Excerpts from a dataset:
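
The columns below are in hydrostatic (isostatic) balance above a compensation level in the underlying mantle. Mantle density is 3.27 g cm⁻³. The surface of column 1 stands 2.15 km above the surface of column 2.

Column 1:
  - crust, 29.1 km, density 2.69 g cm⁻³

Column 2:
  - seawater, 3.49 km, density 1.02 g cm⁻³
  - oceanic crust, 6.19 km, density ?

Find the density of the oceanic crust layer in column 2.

2.95 g cm⁻³

Take the compensation level at the base of the deeper column (depth z_c below the surface of column 1) and equate Σ ρ_i t_i down to z_c; mantle fills any gap and the z_c terms cancel.
Column 1: 29.1×2.69 + (z_c − 29.1)×3.27
Column 2: 2.15×0 + 3.49×1.02 + 6.19×ρ + (z_c − 2.15 − 9.68)×3.27
The z_c×3.27 term appears on both sides and cancels. Collect the known terms of each column as K = Σ(ρt)_known − 3.27 × (depth of known layers): K_1 = 78.279 − 3.27×29.1 = −16.878; K_2 = 3.5598 − 3.27×(2.15 + 9.68) = −35.1243.
Balance: K_1 = K_2 + 6.19×ρ, so ρ = (K_1 − K_2)/6.19 = 18.2463/6.19 = 2.95 g cm⁻³.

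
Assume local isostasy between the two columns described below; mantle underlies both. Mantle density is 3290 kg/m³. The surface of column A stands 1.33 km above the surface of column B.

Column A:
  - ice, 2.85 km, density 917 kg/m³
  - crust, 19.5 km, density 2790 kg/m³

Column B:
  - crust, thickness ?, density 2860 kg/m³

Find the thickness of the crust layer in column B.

Take the compensation level at the base of the deeper column (depth z_c below the surface of column A) and equate Σ ρ_i t_i down to z_c; mantle fills any gap and the z_c terms cancel.
Column A: 2.85×917 + 19.5×2790 + (z_c − 22.35)×3290
Column B: 1.33×0 + x×2860 + (z_c − 1.33 − 0 − x)×3290
The z_c×3290 term appears on both sides and cancels. Collect the known terms of each column as K = Σ(ρt)_known − 3290 × (depth of known layers): K_A = 57018.45 − 3290×22.35 = −16513.05; K_B = 0 − 3290×(1.33 + 0) = −4375.7.
Balance: K_A = K_B − x×(3290 − 2860), so x = (K_B − K_A)/(3290 − 2860) = 12137.4/430 = 28.2 km.

28.2 km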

## Activity
Reproduce each record exactly as written above.

## The answer
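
The columns below are in hydrostatic (isostatic) balance above a compensation level in the underlying mantle. Mantle density is 3.27 g cm⁻³. The surface of column 1 stands 2.15 km above the surface of column 2.

Column 1:
  - crust, 29.1 km, density 2.69 g cm⁻³

Column 2:
  - seawater, 3.49 km, density 1.02 g cm⁻³
  - oceanic crust, 6.19 km, density ?

Find the density of the oceanic crust layer in column 2.

2.95 g cm⁻³

Take the compensation level at the base of the deeper column (depth z_c below the surface of column 1) and equate Σ ρ_i t_i down to z_c; mantle fills any gap and the z_c terms cancel.
Column 1: 29.1×2.69 + (z_c − 29.1)×3.27
Column 2: 2.15×0 + 3.49×1.02 + 6.19×ρ + (z_c − 2.15 − 9.68)×3.27
The z_c×3.27 term appears on both sides and cancels. Collect the known terms of each column as K = Σ(ρt)_known − 3.27 × (depth of known layers): K_1 = 78.279 − 3.27×29.1 = −16.878; K_2 = 3.5598 − 3.27×(2.15 + 9.68) = −35.1243.
Balance: K_1 = K_2 + 6.19×ρ, so ρ = (K_1 − K_2)/6.19 = 18.2463/6.19 = 2.95 g cm⁻³.

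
Assume local isostasy between the two columns described below; mantle underlies both. Mantle density is 3290 kg/m³. The surface of column A stands 1.33 km above the surface of column B.

Column A:
  - ice, 2.85 km, density 917 kg/m³
  - crust, 19.5 km, density 2790 kg/m³

Column B:
  - crust, thickness ?, density 2860 kg/m³

Find the thickness of the crust layer in column B.

Take the compensation level at the base of the deeper column (depth z_c below the surface of column A) and equate Σ ρ_i t_i down to z_c; mantle fills any gap and the z_c terms cancel.
Column A: 2.85×917 + 19.5×2790 + (z_c − 22.35)×3290
Column B: 1.33×0 + x×2860 + (z_c − 1.33 − 0 − x)×3290
The z_c×3290 term appears on both sides and cancels. Collect the known terms of each column as K = Σ(ρt)_known − 3290 × (depth of known layers): K_A = 57018.45 − 3290×22.35 = −16513.05; K_B = 0 − 3290×(1.33 + 0) = −4375.7.
Balance: K_A = K_B − x×(3290 − 2860), so x = (K_B − K_A)/(3290 − 2860) = 12137.4/430 = 28.2 km.

28.2 km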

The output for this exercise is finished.